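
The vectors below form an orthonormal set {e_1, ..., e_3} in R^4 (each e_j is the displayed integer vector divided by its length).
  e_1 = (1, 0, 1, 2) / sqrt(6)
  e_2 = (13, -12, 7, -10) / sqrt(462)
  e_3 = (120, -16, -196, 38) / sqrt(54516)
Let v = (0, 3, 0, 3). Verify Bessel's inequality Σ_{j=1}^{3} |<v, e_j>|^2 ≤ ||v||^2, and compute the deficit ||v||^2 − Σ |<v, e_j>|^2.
Σ |<v, e_j>|^2 = 915/59; ||v||^2 = 18; deficit = 147/59

Write each e_j = u_j / sqrt(<u_j, u_j>) where u_j is the displayed integer vector. Then <v, e_j> = <v, u_j> / sqrt(<u_j, u_j>), so |<v, e_j>|^2 = <v, u_j>^2 / <u_j, u_j>.
Coefficients: <v, e_1> = 6/sqrt(6), <v, e_2> = -66/sqrt(462), <v, e_3> = 66/sqrt(54516).
Square and sum: Σ |<v, e_j>|^2 = 915/59.
Compute ||v||^2 = v·v = 18.
Deficit = 18 − 915/59 = 147/59 ≥ 0, confirming Bessel's inequality. (The deficit equals ||v − Σ <v,e_j> e_j||^2, the squared distance from v to span{e_j}.)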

|---|

**TASK TO CARRY OUT**
Each line must be given again exactly as written above.

**RESULT OF THE TASK**
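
The vectors below form an orthonormal set {e_1, ..., e_3} in R^4 (each e_j is the displayed integer vector divided by its length).
  e_1 = (1, 0, 1, 2) / sqrt(6)
  e_2 = (13, -12, 7, -10) / sqrt(462)
  e_3 = (120, -16, -196, 38) / sqrt(54516)
Let v = (0, 3, 0, 3). Verify Bessel's inequality Σ_{j=1}^{3} |<v, e_j>|^2 ≤ ||v||^2, and compute the deficit ||v||^2 − Σ |<v, e_j>|^2.
Σ |<v, e_j>|^2 = 915/59; ||v||^2 = 18; deficit = 147/59

Write each e_j = u_j / sqrt(<u_j, u_j>) where u_j is the displayed integer vector. Then <v, e_j> = <v, u_j> / sqrt(<u_j, u_j>), so |<v, e_j>|^2 = <v, u_j>^2 / <u_j, u_j>.
Coefficients: <v, e_1> = 6/sqrt(6), <v, e_2> = -66/sqrt(462), <v, e_3> = 66/sqrt(54516).
Square and sum: Σ |<v, e_j>|^2 = 915/59.
Compute ||v||^2 = v·v = 18.
Deficit = 18 − 915/59 = 147/59 ≥ 0, confirming Bessel's inequality. (The deficit equals ||v − Σ <v,e_j> e_j||^2, the squared distance from v to span{e_j}.)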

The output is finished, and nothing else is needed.